**Exercise brief**
From the first line to the last, print the data exactly.

**Working data**

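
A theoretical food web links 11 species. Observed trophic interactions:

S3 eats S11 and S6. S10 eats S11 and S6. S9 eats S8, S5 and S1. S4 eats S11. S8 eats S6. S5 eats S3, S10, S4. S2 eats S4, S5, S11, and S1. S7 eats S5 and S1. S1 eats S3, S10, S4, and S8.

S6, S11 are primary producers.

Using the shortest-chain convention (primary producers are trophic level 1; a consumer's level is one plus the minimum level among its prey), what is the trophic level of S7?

S6 is a producer → level 1.
S3 eats S6 → level 2.
S5 eats S3 → level 3.
S7 eats S5 → level 4.
No prey of S7 is below level 3, so 4 is the minimum.

Trophic level 4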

**Response to this task**
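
A theoretical food web links 11 species. Observed trophic interactions:

S3 eats S11 and S6. S10 eats S11 and S6. S9 eats S8, S5 and S1. S4 eats S11. S8 eats S6. S5 eats S3, S10, S4. S2 eats S4, S5, S11, and S1. S7 eats S5 and S1. S1 eats S3, S10, S4, and S8.

S6, S11 are primary producers.

Using the shortest-chain convention (primary producers are trophic level 1; a consumer's level is one plus the minimum level among its prey), what is the trophic level of S7?

S6 is a producer → level 1.
S3 eats S6 → level 2.
S5 eats S3 → level 3.
S7 eats S5 → level 4.
No prey of S7 is below level 3, so 4 is the minimum.

Trophic level 4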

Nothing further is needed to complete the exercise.